■ **The task**
Word for word, return the lines from the top of the listing to the line containing "1325 | 462.2 |", both ends included, and no others.

+++++

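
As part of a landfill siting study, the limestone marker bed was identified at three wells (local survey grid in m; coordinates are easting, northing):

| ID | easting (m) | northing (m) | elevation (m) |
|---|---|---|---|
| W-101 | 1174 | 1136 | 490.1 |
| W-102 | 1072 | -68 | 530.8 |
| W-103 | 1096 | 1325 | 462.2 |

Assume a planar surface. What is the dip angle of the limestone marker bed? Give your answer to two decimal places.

13.22°

Let the plane be z = a·easting + b·northing + c.
W-102−W-101: −102a − 1204b = 40.7;  W-103−W-101: −78a + 189b = −27.9.
Solving gives a = 0.22881, b = −0.05319.
Gradient magnitude |∇z| = √(a² + b²) = √(0.05236 + 0.00283) = 0.23491.
True dip = arctan(0.23491) = 13.22°, dipping toward WNW (azimuth ≈ 283°).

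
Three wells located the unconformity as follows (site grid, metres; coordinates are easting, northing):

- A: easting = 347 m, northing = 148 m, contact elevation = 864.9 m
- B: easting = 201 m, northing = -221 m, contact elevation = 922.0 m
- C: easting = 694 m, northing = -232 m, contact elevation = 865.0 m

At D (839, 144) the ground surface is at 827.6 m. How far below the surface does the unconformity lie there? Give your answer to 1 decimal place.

Let the plane be z = a·easting + b·northing + c.
B−A: −146a − 369b = 57.1;  C−A: 347a − 380b = 0.1.
Solving gives a = −0.11803, b = −0.10804.
Then c = 864.9 − a·347 − b·148 = 921.85.
At (839, 144): z_contact = −99.03 − 15.56 + 921.85 = 807.26 m.
Depth below ground = 827.6 − 807.26 = 20.3 m.

20.3 m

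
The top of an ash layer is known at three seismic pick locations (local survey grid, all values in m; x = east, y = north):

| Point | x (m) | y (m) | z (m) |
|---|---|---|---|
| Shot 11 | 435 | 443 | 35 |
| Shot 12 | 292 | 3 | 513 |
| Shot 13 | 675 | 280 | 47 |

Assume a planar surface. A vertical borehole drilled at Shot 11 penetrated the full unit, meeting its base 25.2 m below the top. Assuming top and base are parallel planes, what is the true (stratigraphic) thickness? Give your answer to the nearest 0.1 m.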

+++++

■ **Exercise response**
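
As part of a landfill siting study, the limestone marker bed was identified at three wells (local survey grid in m; coordinates are easting, northing):

| ID | easting (m) | northing (m) | elevation (m) |
|---|---|---|---|
| W-101 | 1174 | 1136 | 490.1 |
| W-102 | 1072 | -68 | 530.8 |
| W-103 | 1096 | 1325 | 462.2 |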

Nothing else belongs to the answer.